(EXERCISE AIM):
Would you please repeat exactly the lines from the one containing "Based on Jensen's" to the end of the records, both included, and leave out the rest?
Segment Start: DATA SECTION
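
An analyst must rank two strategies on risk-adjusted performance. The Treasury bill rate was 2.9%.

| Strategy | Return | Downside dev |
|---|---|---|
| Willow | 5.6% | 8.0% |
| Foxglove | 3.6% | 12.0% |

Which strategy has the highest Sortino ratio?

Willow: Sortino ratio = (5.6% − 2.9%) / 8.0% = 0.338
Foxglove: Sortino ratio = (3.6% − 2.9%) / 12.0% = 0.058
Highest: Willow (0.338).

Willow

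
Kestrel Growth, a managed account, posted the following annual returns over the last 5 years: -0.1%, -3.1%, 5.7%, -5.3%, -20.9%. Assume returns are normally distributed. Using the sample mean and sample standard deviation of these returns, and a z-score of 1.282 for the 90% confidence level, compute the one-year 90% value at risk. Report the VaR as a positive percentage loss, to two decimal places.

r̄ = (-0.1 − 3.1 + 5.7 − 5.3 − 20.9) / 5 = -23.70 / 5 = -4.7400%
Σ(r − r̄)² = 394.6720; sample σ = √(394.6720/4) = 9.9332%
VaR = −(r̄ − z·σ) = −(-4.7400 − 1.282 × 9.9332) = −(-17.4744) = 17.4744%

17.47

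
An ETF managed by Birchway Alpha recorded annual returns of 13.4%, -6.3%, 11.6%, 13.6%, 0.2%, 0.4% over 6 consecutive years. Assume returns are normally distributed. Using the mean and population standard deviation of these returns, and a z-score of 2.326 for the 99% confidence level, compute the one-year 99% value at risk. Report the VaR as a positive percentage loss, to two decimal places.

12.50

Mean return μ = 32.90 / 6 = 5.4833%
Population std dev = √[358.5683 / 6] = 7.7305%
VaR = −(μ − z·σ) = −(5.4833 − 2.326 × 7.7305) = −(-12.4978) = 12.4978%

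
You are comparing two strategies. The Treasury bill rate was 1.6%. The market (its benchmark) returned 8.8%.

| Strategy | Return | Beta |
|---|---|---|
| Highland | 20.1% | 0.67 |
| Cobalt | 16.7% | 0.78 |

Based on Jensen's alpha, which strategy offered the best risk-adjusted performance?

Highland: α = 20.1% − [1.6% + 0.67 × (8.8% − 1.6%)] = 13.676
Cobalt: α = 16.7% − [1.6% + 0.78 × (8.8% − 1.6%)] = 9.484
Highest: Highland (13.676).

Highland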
Segment End: DATA SECTION
(RESPONSE BELOW):
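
Based on Jensen's alpha, which strategy offered the best risk-adjusted performance?

Highland: α = 20.1% − [1.6% + 0.67 × (8.8% − 1.6%)] = 13.676
Cobalt: α = 16.7% − [1.6% + 0.78 × (8.8% − 1.6%)] = 9.484
Highest: Highland (13.676).

Highland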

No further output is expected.